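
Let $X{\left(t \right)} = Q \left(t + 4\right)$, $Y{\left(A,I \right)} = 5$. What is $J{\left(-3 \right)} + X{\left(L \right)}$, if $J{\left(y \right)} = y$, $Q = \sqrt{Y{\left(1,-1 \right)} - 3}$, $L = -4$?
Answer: $-3$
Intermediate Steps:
$Q = \sqrt{2}$ ($Q = \sqrt{5 - 3} = \sqrt{2} \approx 1.4142$)
$X{\left(t \right)} = \sqrt{2} \left(4 + t\right)$ ($X{\left(t \right)} = \sqrt{2} \left(t + 4\right) = \sqrt{2} \left(4 + t\right)$)
$J{\left(-3 \right)} + X{\left(L \right)} = -3 + \sqrt{2} \left(4 - 4\right) = -3 + \sqrt{2} \cdot 0 = -3 + 0 = -3$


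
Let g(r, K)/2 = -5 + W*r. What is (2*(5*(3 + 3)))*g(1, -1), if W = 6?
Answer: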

# ACTION ITEM
Once you have read the material above, write all of it out again exactly.

# REPLY
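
Let $X{\left(t \right)} = Q \left(t + 4\right)$, $Y{\left(A,I \right)} = 5$. What is $J{\left(-3 \right)} + X{\left(L \right)}$, if $J{\left(y \right)} = y$, $Q = \sqrt{Y{\left(1,-1 \right)} - 3}$, $L = -4$?
Answer: $-3$
Intermediate Steps:
$Q = \sqrt{2}$ ($Q = \sqrt{5 - 3} = \sqrt{2} \approx 1.4142$)
$X{\left(t \right)} = \sqrt{2} \left(4 + t\right)$ ($X{\left(t \right)} = \sqrt{2} \left(t + 4\right) = \sqrt{2} \left(4 + t\right)$)
$J{\left(-3 \right)} + X{\left(L \right)} = -3 + \sqrt{2} \left(4 - 4\right) = -3 + \sqrt{2} \cdot 0 = -3 + 0 = -3$


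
Let g(r, K)/2 = -5 + W*r. What is (2*(5*(3 + 3)))*g(1, -1), if W = 6?
Answer: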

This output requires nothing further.